#### Aim of the task:
Each record is to be given again without alteration.

Stored items
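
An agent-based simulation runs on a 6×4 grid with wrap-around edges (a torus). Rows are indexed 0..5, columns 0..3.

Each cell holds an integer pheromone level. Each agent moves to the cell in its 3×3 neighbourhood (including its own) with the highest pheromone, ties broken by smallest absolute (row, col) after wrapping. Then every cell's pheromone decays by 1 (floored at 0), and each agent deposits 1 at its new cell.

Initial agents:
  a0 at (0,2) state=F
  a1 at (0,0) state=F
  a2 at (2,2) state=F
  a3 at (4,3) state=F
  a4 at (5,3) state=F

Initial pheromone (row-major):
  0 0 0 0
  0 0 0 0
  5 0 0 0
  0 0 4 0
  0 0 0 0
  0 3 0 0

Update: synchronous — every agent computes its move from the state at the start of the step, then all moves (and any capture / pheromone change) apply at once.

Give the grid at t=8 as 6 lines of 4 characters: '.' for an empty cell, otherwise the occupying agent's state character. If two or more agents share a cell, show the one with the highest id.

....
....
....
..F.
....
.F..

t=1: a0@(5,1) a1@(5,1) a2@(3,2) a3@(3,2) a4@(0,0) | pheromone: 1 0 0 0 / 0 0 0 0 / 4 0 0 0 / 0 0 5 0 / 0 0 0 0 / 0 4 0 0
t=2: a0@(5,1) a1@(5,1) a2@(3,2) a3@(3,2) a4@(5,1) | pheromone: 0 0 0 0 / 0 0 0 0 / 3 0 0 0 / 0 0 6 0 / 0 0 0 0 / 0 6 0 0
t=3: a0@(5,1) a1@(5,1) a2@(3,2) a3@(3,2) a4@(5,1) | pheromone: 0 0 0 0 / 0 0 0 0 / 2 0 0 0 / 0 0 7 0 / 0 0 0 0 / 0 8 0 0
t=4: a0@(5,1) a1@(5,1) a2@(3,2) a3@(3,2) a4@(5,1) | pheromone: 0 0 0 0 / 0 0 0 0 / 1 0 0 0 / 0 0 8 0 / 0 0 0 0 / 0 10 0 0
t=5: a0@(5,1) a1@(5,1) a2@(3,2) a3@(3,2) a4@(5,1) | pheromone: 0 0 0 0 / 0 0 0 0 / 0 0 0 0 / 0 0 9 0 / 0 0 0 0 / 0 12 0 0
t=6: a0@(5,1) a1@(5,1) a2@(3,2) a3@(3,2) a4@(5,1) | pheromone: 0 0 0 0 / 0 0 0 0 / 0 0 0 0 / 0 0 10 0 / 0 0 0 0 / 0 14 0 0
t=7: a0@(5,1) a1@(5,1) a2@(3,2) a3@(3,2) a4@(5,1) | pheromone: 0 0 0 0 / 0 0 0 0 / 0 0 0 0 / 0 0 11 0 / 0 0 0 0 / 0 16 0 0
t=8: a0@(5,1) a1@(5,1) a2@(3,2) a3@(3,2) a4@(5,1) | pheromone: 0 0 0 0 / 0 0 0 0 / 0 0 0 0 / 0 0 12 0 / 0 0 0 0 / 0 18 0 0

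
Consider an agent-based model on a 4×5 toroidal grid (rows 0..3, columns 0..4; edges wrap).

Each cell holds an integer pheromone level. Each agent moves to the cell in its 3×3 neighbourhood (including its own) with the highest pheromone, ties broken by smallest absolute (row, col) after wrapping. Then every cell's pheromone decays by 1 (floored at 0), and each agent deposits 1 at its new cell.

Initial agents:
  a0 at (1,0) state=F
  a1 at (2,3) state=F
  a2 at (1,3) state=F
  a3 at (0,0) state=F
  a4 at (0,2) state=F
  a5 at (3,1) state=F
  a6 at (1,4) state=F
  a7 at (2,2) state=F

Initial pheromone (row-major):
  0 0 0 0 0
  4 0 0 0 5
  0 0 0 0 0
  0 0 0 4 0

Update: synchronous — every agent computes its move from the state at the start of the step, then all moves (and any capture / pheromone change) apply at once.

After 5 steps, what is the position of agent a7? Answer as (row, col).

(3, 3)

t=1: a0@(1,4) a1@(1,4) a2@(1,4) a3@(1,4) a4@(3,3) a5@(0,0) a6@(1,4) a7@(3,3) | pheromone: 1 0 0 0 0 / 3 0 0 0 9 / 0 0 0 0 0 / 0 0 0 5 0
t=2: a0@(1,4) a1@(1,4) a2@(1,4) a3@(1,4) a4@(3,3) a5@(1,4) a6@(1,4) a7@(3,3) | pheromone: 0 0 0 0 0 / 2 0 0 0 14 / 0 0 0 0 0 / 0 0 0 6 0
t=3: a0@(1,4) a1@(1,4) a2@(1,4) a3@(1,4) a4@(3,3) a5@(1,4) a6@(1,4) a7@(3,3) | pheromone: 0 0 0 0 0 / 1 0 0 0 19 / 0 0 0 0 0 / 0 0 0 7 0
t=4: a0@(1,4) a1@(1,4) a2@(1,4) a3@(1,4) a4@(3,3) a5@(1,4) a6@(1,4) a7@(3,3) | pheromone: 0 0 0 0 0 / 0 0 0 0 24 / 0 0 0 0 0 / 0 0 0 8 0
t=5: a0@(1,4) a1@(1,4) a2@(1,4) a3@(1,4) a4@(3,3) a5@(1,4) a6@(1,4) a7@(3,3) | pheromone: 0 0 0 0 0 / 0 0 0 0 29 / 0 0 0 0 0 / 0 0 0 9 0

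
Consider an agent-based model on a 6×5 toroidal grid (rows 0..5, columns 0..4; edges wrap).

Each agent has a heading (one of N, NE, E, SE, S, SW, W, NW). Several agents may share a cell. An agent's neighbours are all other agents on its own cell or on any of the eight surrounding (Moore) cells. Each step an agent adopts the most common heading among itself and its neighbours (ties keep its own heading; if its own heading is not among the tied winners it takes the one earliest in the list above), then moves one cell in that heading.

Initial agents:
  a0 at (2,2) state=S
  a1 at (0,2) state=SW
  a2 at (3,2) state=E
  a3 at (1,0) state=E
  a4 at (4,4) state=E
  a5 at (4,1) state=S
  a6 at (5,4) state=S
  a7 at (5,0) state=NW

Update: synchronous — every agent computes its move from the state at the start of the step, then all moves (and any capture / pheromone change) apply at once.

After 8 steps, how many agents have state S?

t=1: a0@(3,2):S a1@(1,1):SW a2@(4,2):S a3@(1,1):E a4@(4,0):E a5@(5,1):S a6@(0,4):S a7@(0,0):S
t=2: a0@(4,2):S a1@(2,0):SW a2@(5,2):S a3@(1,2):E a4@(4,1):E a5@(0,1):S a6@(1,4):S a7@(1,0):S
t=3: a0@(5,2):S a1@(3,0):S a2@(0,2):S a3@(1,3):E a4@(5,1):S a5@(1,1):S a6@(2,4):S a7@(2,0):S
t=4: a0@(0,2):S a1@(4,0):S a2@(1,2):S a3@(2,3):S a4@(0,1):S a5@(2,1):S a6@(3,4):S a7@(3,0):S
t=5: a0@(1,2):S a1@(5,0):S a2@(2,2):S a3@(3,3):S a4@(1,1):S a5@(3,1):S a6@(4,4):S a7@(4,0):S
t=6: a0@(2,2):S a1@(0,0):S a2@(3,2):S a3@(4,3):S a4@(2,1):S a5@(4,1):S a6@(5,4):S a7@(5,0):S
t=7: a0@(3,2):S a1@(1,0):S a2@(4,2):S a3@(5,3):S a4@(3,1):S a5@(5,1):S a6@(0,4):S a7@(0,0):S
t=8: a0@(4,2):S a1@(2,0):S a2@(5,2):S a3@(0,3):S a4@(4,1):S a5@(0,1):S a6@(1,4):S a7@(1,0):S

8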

#### Answer to this exercise:
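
An agent-based simulation runs on a 6×4 grid with wrap-around edges (a torus). Rows are indexed 0..5, columns 0..3.

Each cell holds an integer pheromone level. Each agent moves to the cell in its 3×3 neighbourhood (including its own) with the highest pheromone, ties broken by smallest absolute (row, col) after wrapping. Then every cell's pheromone decays by 1 (floored at 0), and each agent deposits 1 at its new cell.

Initial agents:
  a0 at (0,2) state=F
  a1 at (0,0) state=F
  a2 at (2,2) state=F
  a3 at (4,3) state=F
  a4 at (5,3) state=F

Initial pheromone (row-major):
  0 0 0 0
  0 0 0 0
  5 0 0 0
  0 0 4 0
  0 0 0 0
  0 3 0 0

Update: synchronous — every agent computes its move from the state at the start of the step, then all moves (and any capture / pheromone change) apply at once.

Give the grid at t=8 as 6 lines of 4 characters: '.' for an empty cell, otherwise the occupying agent's state character. If two or more agents share a cell, show the one with the highest id.

....
....
....
..F.
....
.F..

t=1: a0@(5,1) a1@(5,1) a2@(3,2) a3@(3,2) a4@(0,0) | pheromone: 1 0 0 0 / 0 0 0 0 / 4 0 0 0 / 0 0 5 0 / 0 0 0 0 / 0 4 0 0
t=2: a0@(5,1) a1@(5,1) a2@(3,2) a3@(3,2) a4@(5,1) | pheromone: 0 0 0 0 / 0 0 0 0 / 3 0 0 0 / 0 0 6 0 / 0 0 0 0 / 0 6 0 0
t=3: a0@(5,1) a1@(5,1) a2@(3,2) a3@(3,2) a4@(5,1) | pheromone: 0 0 0 0 / 0 0 0 0 / 2 0 0 0 / 0 0 7 0 / 0 0 0 0 / 0 8 0 0
t=4: a0@(5,1) a1@(5,1) a2@(3,2) a3@(3,2) a4@(5,1) | pheromone: 0 0 0 0 / 0 0 0 0 / 1 0 0 0 / 0 0 8 0 / 0 0 0 0 / 0 10 0 0
t=5: a0@(5,1) a1@(5,1) a2@(3,2) a3@(3,2) a4@(5,1) | pheromone: 0 0 0 0 / 0 0 0 0 / 0 0 0 0 / 0 0 9 0 / 0 0 0 0 / 0 12 0 0
t=6: a0@(5,1) a1@(5,1) a2@(3,2) a3@(3,2) a4@(5,1) | pheromone: 0 0 0 0 / 0 0 0 0 / 0 0 0 0 / 0 0 10 0 / 0 0 0 0 / 0 14 0 0
t=7: a0@(5,1) a1@(5,1) a2@(3,2) a3@(3,2) a4@(5,1) | pheromone: 0 0 0 0 / 0 0 0 0 / 0 0 0 0 / 0 0 11 0 / 0 0 0 0 / 0 16 0 0
t=8: a0@(5,1) a1@(5,1) a2@(3,2) a3@(3,2) a4@(5,1) | pheromone: 0 0 0 0 / 0 0 0 0 / 0 0 0 0 / 0 0 12 0 / 0 0 0 0 / 0 18 0 0

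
Consider an agent-based model on a 4×5 toroidal grid (rows 0..3, columns 0..4; edges wrap).

Each cell holds an integer pheromone level. Each agent moves to the cell in its 3×3 neighbourhood (including its own) with the highest pheromone, ties broken by smallest absolute (row, col) after wrapping. Then every cell's pheromone decays by 1 (floored at 0), and each agent deposits 1 at its new cell.

Initial agents:
  a0 at (1,0) state=F
  a1 at (2,3) state=F
  a2 at (1,3) state=F
  a3 at (0,0) state=F
  a4 at (0,2) state=F
  a5 at (3,1) state=F
  a6 at (1,4) state=F
  a7 at (2,2) state=F

Initial pheromone (row-major):
  0 0 0 0 0
  4 0 0 0 5
  0 0 0 0 0
  0 0 0 4 0

Update: synchronous — every agent computes its move from the state at the start of the step, then all moves (and any capture / pheromone change) apply at once.

After 5 steps, what is the position of agent a7? Answer as (row, col).

(3, 3)

t=1: a0@(1,4) a1@(1,4) a2@(1,4) a3@(1,4) a4@(3,3) a5@(0,0) a6@(1,4) a7@(3,3) | pheromone: 1 0 0 0 0 / 3 0 0 0 9 / 0 0 0 0 0 / 0 0 0 5 0
t=2: a0@(1,4) a1@(1,4) a2@(1,4) a3@(1,4) a4@(3,3) a5@(1,4) a6@(1,4) a7@(3,3) | pheromone: 0 0 0 0 0 / 2 0 0 0 14 / 0 0 0 0 0 / 0 0 0 6 0
t=3: a0@(1,4) a1@(1,4) a2@(1,4) a3@(1,4) a4@(3,3) a5@(1,4) a6@(1,4) a7@(3,3) | pheromone: 0 0 0 0 0 / 1 0 0 0 19 / 0 0 0 0 0 / 0 0 0 7 0
t=4: a0@(1,4) a1@(1,4) a2@(1,4) a3@(1,4) a4@(3,3) a5@(1,4) a6@(1,4) a7@(3,3) | pheromone: 0 0 0 0 0 / 0 0 0 0 24 / 0 0 0 0 0 / 0 0 0 8 0
t=5: a0@(1,4) a1@(1,4) a2@(1,4) a3@(1,4) a4@(3,3) a5@(1,4) a6@(1,4) a7@(3,3) | pheromone: 0 0 0 0 0 / 0 0 0 0 29 / 0 0 0 0 0 / 0 0 0 9 0

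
Consider an agent-based model on a 6×5 toroidal grid (rows 0..5, columns 0..4; edges wrap).

Each agent has a heading (one of N, NE, E, SE, S, SW, W, NW). Several agents may share a cell. An agent's neighbours are all other agents on its own cell or on any of the eight surrounding (Moore) cells. Each step an agent adopts the most common heading among itself and its neighbours (ties keep its own heading; if its own heading is not among the tied winners it takes the one earliest in the list above), then moves one cell in that heading.

Initial agents:
  a0 at (2,2) state=S
  a1 at (0,2) state=SW
  a2 at (3,2) state=E
  a3 at (1,0) state=E
  a4 at (4,4) state=E
  a5 at (4,1) state=S
  a6 at (5,4) state=S
  a7 at (5,0) state=NW

Update: synchronous — every agent computes its move from the state at the start of the step, then all moves (and any capture / pheromone change) apply at once.

After 8 steps, how many agents have state S?

t=1: a0@(3,2):S a1@(1,1):SW a2@(4,2):S a3@(1,1):E a4@(4,0):E a5@(5,1):S a6@(0,4):S a7@(0,0):S
t=2: a0@(4,2):S a1@(2,0):SW a2@(5,2):S a3@(1,2):E a4@(4,1):E a5@(0,1):S a6@(1,4):S a7@(1,0):S
t=3: a0@(5,2):S a1@(3,0):S a2@(0,2):S a3@(1,3):E a4@(5,1):S a5@(1,1):S a6@(2,4):S a7@(2,0):S
t=4: a0@(0,2):S a1@(4,0):S a2@(1,2):S a3@(2,3):S a4@(0,1):S a5@(2,1):S a6@(3,4):S a7@(3,0):S
t=5: a0@(1,2):S a1@(5,0):S a2@(2,2):S a3@(3,3):S a4@(1,1):S a5@(3,1):S a6@(4,4):S a7@(4,0):S
t=6: a0@(2,2):S a1@(0,0):S a2@(3,2):S a3@(4,3):S a4@(2,1):S a5@(4,1):S a6@(5,4):S a7@(5,0):S
t=7: a0@(3,2):S a1@(1,0):S a2@(4,2):S a3@(5,3):S a4@(3,1):S a5@(5,1):S a6@(0,4):S a7@(0,0):S
t=8: a0@(4,2):S a1@(2,0):S a2@(5,2):S a3@(0,3):S a4@(4,1):S a5@(0,1):S a6@(1,4):S a7@(1,0):S

8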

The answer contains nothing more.